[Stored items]
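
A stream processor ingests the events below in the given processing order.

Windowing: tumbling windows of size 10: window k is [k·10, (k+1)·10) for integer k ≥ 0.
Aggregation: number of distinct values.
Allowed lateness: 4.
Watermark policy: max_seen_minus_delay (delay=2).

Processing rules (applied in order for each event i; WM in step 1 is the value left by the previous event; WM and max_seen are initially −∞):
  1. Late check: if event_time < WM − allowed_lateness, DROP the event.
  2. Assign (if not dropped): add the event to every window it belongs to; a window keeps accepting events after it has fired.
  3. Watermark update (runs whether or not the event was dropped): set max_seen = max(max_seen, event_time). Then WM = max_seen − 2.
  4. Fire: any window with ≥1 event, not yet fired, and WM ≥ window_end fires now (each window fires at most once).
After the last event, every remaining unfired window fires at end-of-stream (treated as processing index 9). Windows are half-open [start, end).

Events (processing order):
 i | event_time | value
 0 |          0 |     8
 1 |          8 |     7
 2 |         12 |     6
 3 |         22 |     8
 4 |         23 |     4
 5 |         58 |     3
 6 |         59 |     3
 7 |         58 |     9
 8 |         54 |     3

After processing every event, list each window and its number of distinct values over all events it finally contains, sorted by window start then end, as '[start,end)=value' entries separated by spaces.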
---
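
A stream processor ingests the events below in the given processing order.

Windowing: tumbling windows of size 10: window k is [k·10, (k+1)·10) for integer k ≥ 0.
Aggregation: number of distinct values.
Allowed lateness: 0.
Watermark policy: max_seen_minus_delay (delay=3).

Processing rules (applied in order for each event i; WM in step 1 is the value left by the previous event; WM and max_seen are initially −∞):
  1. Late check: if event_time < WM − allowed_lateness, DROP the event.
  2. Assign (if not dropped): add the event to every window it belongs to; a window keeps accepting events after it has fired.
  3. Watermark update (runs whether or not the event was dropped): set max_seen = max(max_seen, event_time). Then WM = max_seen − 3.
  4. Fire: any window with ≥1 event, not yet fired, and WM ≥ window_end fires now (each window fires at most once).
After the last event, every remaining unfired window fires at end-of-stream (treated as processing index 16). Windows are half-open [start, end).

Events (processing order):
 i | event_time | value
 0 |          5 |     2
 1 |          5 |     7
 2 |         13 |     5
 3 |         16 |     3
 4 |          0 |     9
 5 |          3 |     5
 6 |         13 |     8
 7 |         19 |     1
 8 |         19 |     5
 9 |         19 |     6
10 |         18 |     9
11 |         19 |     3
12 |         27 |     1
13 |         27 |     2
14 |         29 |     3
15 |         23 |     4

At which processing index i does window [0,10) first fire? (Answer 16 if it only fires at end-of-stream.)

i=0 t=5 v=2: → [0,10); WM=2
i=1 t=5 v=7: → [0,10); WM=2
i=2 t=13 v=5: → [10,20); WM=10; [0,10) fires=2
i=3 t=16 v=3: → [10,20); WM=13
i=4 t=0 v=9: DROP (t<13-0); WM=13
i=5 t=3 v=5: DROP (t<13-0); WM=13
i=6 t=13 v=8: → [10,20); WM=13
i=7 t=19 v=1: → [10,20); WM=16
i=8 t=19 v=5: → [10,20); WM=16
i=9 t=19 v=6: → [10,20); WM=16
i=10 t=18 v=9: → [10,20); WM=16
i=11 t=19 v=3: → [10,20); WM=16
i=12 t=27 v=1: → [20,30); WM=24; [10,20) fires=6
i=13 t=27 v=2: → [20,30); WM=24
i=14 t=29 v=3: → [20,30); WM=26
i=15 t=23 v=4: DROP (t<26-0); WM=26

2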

WHAT TO DO ->
Copy out every line of the data that includes "policy".

RESPONSE TO THIS TASK ->
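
Watermark policy: max_seen_minus_delay (delay=2).
Watermark policy: max_seen_minus_delay (delay=3).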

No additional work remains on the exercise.